▶ _Aim of the exercise_: What is the number of lines in these records with "below" in them? Answer with that number only.

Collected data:
-=-=-
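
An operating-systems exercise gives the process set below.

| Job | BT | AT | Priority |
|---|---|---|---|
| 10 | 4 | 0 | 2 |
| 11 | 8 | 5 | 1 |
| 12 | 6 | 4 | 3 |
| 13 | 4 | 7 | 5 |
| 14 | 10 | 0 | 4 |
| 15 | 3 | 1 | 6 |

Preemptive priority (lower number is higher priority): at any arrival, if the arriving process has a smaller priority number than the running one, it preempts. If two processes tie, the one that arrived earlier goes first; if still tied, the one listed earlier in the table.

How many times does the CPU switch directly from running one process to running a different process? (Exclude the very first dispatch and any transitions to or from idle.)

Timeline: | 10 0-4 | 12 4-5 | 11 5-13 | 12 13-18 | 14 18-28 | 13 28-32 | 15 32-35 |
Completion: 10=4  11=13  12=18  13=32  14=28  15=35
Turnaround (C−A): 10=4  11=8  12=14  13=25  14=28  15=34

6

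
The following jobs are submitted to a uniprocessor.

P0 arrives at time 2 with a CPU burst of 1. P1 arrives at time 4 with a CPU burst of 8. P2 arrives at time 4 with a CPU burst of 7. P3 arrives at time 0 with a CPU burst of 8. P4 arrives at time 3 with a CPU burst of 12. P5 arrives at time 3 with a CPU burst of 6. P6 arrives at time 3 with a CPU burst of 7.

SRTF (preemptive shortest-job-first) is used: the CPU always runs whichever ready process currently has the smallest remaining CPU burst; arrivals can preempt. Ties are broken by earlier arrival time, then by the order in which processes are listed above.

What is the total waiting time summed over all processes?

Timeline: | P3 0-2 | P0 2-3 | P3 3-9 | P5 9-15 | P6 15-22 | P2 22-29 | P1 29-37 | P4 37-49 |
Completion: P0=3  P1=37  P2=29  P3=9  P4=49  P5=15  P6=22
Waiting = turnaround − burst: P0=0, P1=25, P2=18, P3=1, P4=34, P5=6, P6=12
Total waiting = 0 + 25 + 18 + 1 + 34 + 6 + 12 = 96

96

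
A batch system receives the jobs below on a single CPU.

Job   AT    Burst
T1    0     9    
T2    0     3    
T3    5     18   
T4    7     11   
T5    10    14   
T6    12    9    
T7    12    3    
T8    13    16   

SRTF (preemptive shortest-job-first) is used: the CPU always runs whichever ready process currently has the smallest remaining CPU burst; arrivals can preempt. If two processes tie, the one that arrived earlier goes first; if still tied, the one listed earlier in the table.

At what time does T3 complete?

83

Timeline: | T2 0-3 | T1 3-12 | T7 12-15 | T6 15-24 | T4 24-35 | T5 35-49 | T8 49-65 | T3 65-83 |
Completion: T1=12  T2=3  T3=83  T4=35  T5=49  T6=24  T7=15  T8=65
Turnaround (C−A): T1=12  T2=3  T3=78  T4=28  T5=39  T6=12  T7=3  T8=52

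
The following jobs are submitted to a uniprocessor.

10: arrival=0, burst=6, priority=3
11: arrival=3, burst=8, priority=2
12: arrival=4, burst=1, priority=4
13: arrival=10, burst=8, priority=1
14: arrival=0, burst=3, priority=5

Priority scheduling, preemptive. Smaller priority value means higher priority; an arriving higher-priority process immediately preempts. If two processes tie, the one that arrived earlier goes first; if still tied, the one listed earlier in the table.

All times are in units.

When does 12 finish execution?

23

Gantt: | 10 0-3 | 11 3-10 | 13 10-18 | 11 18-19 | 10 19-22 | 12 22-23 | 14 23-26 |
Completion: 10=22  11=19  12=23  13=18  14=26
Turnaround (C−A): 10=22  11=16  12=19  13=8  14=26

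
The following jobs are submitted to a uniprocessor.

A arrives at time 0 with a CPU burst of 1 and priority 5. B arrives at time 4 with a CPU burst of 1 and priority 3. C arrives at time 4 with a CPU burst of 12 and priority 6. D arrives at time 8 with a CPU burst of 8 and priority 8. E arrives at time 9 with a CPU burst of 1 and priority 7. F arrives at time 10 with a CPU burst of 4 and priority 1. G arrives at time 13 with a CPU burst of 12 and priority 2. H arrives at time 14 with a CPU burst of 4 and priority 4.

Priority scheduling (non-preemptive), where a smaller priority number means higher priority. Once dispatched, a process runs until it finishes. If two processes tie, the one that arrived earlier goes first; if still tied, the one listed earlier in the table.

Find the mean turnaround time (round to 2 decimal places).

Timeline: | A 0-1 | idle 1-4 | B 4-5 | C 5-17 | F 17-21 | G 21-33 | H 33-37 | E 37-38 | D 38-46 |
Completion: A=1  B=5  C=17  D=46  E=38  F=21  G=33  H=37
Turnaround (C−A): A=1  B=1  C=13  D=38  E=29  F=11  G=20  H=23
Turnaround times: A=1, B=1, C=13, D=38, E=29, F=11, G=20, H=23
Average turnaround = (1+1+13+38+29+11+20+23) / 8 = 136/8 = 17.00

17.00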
-=-=-
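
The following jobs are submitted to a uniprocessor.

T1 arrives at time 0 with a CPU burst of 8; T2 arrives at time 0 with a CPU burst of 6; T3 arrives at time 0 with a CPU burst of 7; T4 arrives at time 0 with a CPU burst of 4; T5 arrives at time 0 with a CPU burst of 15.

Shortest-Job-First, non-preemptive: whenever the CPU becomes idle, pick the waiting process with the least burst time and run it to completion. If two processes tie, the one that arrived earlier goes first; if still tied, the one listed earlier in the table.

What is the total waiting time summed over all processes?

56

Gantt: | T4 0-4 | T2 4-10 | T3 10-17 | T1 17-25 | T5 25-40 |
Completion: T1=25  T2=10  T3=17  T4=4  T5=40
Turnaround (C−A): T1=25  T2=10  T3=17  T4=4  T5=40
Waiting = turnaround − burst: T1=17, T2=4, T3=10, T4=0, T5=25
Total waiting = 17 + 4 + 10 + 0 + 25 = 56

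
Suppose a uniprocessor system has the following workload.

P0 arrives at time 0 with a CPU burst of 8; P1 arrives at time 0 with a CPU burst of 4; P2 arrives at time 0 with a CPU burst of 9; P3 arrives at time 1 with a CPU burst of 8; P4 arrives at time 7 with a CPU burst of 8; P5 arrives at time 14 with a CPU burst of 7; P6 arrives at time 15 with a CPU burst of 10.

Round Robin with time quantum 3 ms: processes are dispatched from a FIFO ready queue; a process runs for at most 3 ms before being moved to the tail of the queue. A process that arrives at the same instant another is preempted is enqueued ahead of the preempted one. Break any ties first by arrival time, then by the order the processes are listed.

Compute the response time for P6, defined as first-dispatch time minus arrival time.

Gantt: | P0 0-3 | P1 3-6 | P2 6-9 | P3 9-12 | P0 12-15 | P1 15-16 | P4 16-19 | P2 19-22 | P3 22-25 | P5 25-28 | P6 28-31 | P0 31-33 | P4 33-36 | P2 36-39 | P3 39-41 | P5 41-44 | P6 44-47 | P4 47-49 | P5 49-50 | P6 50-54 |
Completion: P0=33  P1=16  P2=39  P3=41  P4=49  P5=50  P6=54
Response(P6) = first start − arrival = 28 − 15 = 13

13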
-=-=-
▶ _Exercise solution_: 2